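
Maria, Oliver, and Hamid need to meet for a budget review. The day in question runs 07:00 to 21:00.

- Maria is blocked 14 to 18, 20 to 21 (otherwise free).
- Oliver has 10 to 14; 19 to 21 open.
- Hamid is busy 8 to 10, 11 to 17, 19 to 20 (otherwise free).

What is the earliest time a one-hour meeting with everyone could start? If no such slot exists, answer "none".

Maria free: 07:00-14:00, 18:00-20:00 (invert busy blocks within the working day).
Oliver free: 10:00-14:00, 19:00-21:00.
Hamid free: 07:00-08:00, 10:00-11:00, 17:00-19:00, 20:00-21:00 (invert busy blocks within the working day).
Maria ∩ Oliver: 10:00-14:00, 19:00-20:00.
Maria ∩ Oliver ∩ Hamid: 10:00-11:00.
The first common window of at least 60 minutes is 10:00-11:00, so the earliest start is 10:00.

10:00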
---
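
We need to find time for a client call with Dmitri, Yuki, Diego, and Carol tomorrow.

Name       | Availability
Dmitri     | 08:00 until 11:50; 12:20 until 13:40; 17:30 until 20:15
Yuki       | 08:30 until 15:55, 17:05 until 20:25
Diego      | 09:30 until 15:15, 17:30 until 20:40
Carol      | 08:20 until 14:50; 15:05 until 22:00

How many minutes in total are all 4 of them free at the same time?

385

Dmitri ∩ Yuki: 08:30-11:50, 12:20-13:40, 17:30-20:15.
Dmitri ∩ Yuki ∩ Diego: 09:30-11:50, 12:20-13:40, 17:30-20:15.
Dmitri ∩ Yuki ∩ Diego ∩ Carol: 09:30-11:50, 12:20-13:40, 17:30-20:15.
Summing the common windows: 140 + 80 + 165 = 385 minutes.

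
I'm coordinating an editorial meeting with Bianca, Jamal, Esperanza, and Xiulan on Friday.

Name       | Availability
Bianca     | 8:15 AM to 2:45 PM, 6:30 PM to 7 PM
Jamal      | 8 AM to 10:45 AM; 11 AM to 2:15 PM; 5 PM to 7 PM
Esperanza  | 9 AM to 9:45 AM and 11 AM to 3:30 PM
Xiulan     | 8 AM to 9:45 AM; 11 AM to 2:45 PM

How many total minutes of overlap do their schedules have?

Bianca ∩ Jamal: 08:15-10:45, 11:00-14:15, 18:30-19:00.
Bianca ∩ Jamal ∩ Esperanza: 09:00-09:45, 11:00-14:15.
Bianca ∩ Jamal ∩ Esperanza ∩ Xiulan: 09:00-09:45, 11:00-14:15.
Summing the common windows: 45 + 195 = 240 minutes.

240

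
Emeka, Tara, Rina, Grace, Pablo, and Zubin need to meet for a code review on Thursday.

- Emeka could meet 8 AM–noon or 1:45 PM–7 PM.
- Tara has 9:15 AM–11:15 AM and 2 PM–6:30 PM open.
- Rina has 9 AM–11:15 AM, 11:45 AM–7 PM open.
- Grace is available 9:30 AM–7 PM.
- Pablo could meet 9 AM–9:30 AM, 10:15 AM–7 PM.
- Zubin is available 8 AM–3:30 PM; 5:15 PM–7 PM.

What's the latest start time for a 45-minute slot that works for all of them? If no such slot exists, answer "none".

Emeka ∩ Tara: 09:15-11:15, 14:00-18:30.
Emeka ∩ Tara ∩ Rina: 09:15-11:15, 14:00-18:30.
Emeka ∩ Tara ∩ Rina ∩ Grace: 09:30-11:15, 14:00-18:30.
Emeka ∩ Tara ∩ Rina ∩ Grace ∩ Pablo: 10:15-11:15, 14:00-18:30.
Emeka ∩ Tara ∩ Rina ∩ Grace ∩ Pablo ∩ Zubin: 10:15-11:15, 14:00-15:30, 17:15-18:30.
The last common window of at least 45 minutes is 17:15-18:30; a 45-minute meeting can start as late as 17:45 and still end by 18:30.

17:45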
--
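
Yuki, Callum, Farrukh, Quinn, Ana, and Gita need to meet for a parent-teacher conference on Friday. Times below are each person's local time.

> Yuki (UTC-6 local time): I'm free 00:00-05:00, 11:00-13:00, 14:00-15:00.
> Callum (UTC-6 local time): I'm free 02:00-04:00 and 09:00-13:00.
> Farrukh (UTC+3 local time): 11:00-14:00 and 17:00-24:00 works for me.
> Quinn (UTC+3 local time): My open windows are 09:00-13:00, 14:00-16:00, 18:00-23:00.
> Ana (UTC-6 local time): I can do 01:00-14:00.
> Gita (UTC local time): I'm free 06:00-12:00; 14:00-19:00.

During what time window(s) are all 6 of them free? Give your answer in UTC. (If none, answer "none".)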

◆ **What is being asked**:
Scan the material above for the string "Callum", and copy every line where it is found.

◆ **Reply**:
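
Yuki, Callum, Farrukh, Quinn, Ana, and Gita need to meet for a parent-teacher conference on Friday. Times below are each person's local time.
> Callum (UTC-6 local time): I'm free 02:00-04:00 and 09:00-13:00.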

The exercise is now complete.